● ASSIGNED TASK
Scan the records and identify every line in which the string "main" occurs, then return those lines.

Stored items
◆ ◆ ◆ ◆ ◆ ◆ ◆
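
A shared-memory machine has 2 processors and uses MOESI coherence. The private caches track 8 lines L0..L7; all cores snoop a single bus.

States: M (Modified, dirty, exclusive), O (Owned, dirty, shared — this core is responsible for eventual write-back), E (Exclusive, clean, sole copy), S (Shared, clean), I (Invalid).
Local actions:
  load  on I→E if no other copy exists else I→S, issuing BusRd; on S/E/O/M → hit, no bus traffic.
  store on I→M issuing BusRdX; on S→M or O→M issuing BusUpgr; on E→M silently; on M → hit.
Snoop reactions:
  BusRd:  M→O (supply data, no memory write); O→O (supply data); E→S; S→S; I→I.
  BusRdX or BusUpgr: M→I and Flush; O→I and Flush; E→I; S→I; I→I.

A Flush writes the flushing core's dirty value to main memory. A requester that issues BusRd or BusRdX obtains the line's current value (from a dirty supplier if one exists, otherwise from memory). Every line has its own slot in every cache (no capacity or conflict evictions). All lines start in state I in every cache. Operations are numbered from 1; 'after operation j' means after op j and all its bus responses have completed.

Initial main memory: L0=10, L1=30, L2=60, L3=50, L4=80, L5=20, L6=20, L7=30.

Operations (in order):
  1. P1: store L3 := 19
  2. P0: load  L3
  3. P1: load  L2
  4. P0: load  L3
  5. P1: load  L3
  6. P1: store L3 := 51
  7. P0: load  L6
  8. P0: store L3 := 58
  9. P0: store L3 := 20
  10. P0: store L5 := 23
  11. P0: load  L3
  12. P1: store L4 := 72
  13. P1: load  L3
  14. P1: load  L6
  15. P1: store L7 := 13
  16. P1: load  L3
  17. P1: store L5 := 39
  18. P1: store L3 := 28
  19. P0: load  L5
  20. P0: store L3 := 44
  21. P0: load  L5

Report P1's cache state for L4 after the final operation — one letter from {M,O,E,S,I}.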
◆ ◆ ◆ ◆ ◆ ◆ ◆
● RESPONSE FOR THIS EXERCISE
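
A Flush writes the flushing core's dirty value to main memory. A requester that issues BusRd or BusRdX obtains the line's current value (from a dirty supplier if one exists, otherwise from memory). Every line has its own slot in every cache (no capacity or conflict evictions). All lines start in state I in every cache. Operations are numbered from 1; 'after operation j' means after op j and all its bus responses have completed.
Initial main memory: L0=10, L1=30, L2=60, L3=50, L4=80, L5=20, L6=20, L7=30.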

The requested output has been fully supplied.